Collected data:
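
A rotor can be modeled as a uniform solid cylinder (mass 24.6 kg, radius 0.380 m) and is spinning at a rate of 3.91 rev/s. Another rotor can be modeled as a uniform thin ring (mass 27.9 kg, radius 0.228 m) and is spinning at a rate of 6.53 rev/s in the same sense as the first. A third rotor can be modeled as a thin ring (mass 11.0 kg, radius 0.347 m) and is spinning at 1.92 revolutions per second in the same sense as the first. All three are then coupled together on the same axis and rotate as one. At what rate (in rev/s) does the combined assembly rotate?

|ω_f| ≈ 4.17 rev/s

No external torque acts about the common axis, so total angular momentum is conserved.
Moments of inertia: I_A = ½(24.6)(0.380)² = 1.776 kg·m²; I_B = (27.9)(0.228)² = 1.450 kg·m²; I_C = (11.0)(0.347)² = 1.324 kg·m².
Taking A's sense as positive: L = (1.776)(3.91) + (1.450)(6.53) + (1.324)(1.92) = 18.96 kg·m²·rev/s.
Combined I = 1.776 + 1.450 + 1.324 = 4.551 kg·m².
ω_f = L / I = 18.96 / 4.551 = 4.166 rev/s.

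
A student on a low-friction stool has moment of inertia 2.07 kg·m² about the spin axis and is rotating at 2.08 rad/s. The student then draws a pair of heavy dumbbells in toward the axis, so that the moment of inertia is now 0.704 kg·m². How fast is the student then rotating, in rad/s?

ω₂ ≈ 6.12 rad/s

No external torque acts about the spin axis, so angular momentum is conserved.
ω₂ = I₁ω₁ / I₂ = (2.070)(2.08 rad/s) / (0.7040) = 6.116 rad/s.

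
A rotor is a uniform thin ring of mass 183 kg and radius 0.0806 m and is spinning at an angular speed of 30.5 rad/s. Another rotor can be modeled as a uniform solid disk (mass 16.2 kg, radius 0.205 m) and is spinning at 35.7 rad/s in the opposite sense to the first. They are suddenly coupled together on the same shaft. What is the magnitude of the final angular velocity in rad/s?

No external torque acts about the common axis, so total angular momentum is conserved.
Moments of inertia: I_A = (183)(0.0806)² = 1.189 kg·m²; I_B = ½(16.2)(0.205)² = 0.3404 kg·m².
Taking A's sense as positive: L = (1.189)(30.5) − (0.3404)(35.7) = 24.11 kg·m²·rad/s.
Combined I = 1.189 + 0.3404 = 1.529 kg·m².
ω_f = L / I = 24.11 / 1.529 = 15.76 rad/s.

|ω_f| ≈ 15.8 rad/s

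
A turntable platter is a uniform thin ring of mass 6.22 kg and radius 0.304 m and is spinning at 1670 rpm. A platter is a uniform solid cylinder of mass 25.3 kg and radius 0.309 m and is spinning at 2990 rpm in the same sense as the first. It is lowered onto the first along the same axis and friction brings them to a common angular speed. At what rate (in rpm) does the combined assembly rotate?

No external torque acts about the common axis, so total angular momentum is conserved.
Moments of inertia: I_A = (6.22)(0.304)² = 0.5748 kg·m²; I_B = ½(25.3)(0.309)² = 1.208 kg·m².
Taking A's sense as positive: L = (0.5748)(1670) + (1.208)(2990) = 4571 kg·m²·rpm.
Combined I = 0.5748 + 1.208 = 1.783 kg·m².
ω_f = L / I = 4571 / 1.783 = 2564 rpm.

|ω_f| ≈ 2560 rpm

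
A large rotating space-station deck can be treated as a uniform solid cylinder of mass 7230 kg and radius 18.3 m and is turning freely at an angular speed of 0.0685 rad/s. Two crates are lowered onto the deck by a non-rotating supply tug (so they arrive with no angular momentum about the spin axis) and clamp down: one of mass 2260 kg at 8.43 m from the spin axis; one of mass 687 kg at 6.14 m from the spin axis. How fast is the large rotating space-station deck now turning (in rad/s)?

No external torque acts about the spin axis; L_before = L_after.
I_p = ½(7230)(18.3)² = 1.211e+06 kg·m².
Added inertia Σmr² = (2260)(8.43)² + (687)(6.14)² = 1.865e+05 kg·m²; I_f = 1.211e+06 + 1.865e+05 = 1.397e+06 kg·m².
ω_f = I_p ω_i / I_f = (1.211e+06)(0.0685) / 1.397e+06 = 0.05936 rad/s.

ω_f ≈ 0.0594 rad/s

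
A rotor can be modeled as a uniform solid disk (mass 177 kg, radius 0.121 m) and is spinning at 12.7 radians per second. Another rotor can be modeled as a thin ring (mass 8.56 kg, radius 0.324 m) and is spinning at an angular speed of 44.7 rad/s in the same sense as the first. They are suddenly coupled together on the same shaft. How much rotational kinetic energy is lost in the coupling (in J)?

The coupling torques are internal; angular momentum about the shared axis is conserved.
Moments of inertia: I_A = ½(177)(0.121)² = 1.296 kg·m²; I_B = (8.56)(0.324)² = 0.8986 kg·m².
Taking A's sense as positive: L = (1.296)(12.7) + (0.8986)(44.7) = 56.62 kg·m²·rad/s.
Combined I = 1.296 + 0.8986 = 2.194 kg·m².
ω_f = L / I = 56.62 / 2.194 = 25.80 rad/s.
KE_i = ½ΣIω² = 1002 J; KE_f = ½(2.194)(25.80)² = 730.6 J.

ΔKE lost ≈ 272 J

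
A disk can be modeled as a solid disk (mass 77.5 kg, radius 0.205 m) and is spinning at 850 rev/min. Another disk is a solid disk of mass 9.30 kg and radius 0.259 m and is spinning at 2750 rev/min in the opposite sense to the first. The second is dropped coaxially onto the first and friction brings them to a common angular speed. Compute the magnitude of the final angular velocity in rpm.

|ω_f| ≈ 271 rpm

The coupling torques are internal; angular momentum about the shared axis is conserved.
Moments of inertia: I_A = ½(77.5)(0.205)² = 1.628 kg·m²; I_B = ½(9.30)(0.259)² = 0.3119 kg·m².
Taking A's sense as positive: L = (1.628)(850) − (0.3119)(2750) = 526.4 kg·m²·rpm.
Combined I = 1.628 + 0.3119 = 1.940 kg·m².
ω_f = L / I = 526.4 / 1.940 = 271.3 rpm.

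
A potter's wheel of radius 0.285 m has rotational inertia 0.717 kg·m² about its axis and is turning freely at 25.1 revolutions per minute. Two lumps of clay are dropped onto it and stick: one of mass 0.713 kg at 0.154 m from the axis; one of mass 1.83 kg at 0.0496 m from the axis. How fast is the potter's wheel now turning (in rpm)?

ω_f ≈ 24.4 rpm

No external torque acts about the axis; L_before = L_after.
Added inertia Σmr² = (0.713)(0.154)² + (1.83)(0.0496)² = 0.02141 kg·m²; I_f = 0.7170 + 0.02141 = 0.7384 kg·m².
ω_f = I_p ω_i / I_f = (0.7170)(25.1) / 0.7384 = 24.37 rpm.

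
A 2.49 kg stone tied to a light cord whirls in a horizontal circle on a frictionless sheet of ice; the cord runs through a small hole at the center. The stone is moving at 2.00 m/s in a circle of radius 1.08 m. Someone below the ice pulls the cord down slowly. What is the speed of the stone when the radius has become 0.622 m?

The only horizontal force on the mass is along the cord (radial), so it exerts no torque about the hole and angular momentum m v r is conserved.
v₂ = v₁ r₁ / r₂ = (2.00)(1.08) / (0.622) = 3.473 m/s.

v₂ ≈ 3.47 m/s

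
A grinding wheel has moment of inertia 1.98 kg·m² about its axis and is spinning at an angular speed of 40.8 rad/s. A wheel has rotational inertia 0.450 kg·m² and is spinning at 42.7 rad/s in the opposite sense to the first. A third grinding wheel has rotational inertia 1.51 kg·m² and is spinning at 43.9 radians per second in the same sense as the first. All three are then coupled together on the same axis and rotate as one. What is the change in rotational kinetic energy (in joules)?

ΔKE ≈ -1440 J

The coupling torques are internal; angular momentum about the shared axis is conserved.
Taking A's sense as positive: L = (1.980)(40.8) − (0.4500)(42.7) + (1.510)(43.9) = 127.9 kg·m²·rad/s.
Combined I = 1.980 + 0.4500 + 1.510 = 3.940 kg·m².
ω_f = L / I = 127.9 / 3.940 = 32.45 rad/s.
KE_i = ½ΣIω² = 3513 J; KE_f = ½(3.940)(32.45)² = 2075 J.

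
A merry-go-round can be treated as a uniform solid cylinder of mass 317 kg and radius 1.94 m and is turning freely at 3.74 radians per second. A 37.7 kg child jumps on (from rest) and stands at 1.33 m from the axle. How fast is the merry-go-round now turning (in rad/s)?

No external torque acts about the axle; L_before = L_after.
I_p = ½(317)(1.94)² = 596.5 kg·m².
Added inertia Σmr² = (37.7)(1.33)² = 66.69 kg·m²; I_f = 596.5 + 66.69 = 663.2 kg·m².
ω_f = I_p ω_i / I_f = (596.5)(3.74) / 663.2 = 3.364 rad/s.

ω_f ≈ 3.36 rad/s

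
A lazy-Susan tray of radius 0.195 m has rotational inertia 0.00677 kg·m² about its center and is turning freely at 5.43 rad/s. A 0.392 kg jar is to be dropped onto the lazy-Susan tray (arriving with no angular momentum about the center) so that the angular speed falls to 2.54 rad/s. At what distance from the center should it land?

No external torque acts about the center; L_before = L_after.
I_p ω_i = (I_p + m r²) ω_f ⇒ m r² = I_p(ω_i/ω_f − 1) = 0.006770(5.43/2.54 − 1) = 0.007703 kg·m².
r = √(0.007703/0.392) = 0.1402 m.

r ≈ 0.140 m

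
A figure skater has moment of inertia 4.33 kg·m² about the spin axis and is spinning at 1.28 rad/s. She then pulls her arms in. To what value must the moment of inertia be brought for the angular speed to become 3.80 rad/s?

I₂ ≈ 1.46 kg·m²

Angular momentum about the spin axis is conserved since the torque about it is zero.
I₂ = I₁ω₁ / ω₂ = (4.33)(1.28) / (3.80) = 1.459 kg·m².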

▶ [ACTIVITY] Locate the line with "A merry-go-round can" in the entries above; extract it and every line after it, verbatim.

▶ [TASK RESPONSE]
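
A merry-go-round can be treated as a uniform solid cylinder of mass 317 kg and radius 1.94 m and is turning freely at 3.74 radians per second. A 37.7 kg child jumps on (from rest) and stands at 1.33 m from the axle. How fast is the merry-go-round now turning (in rad/s)?

No external torque acts about the axle; L_before = L_after.
I_p = ½(317)(1.94)² = 596.5 kg·m².
Added inertia Σmr² = (37.7)(1.33)² = 66.69 kg·m²; I_f = 596.5 + 66.69 = 663.2 kg·m².
ω_f = I_p ω_i / I_f = (596.5)(3.74) / 663.2 = 3.364 rad/s.

ω_f ≈ 3.36 rad/s

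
A lazy-Susan tray of radius 0.195 m has rotational inertia 0.00677 kg·m² about its center and is turning freely at 5.43 rad/s. A 0.392 kg jar is to be dropped onto the lazy-Susan tray (arriving with no angular momentum about the center) so that the angular speed falls to 2.54 rad/s. At what distance from the center should it land?

No external torque acts about the center; L_before = L_after.
I_p ω_i = (I_p + m r²) ω_f ⇒ m r² = I_p(ω_i/ω_f − 1) = 0.006770(5.43/2.54 − 1) = 0.007703 kg·m².
r = √(0.007703/0.392) = 0.1402 m.

r ≈ 0.140 m

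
A figure skater has moment of inertia 4.33 kg·m² about the spin axis and is spinning at 1.28 rad/s. She then pulls her arms in. To what value must the moment of inertia be brought for the angular speed to become 3.80 rad/s?

I₂ ≈ 1.46 kg·m²

Angular momentum about the spin axis is conserved since the torque about it is zero.
I₂ = I₁ω₁ / ω₂ = (4.33)(1.28) / (3.80) = 1.459 kg·m².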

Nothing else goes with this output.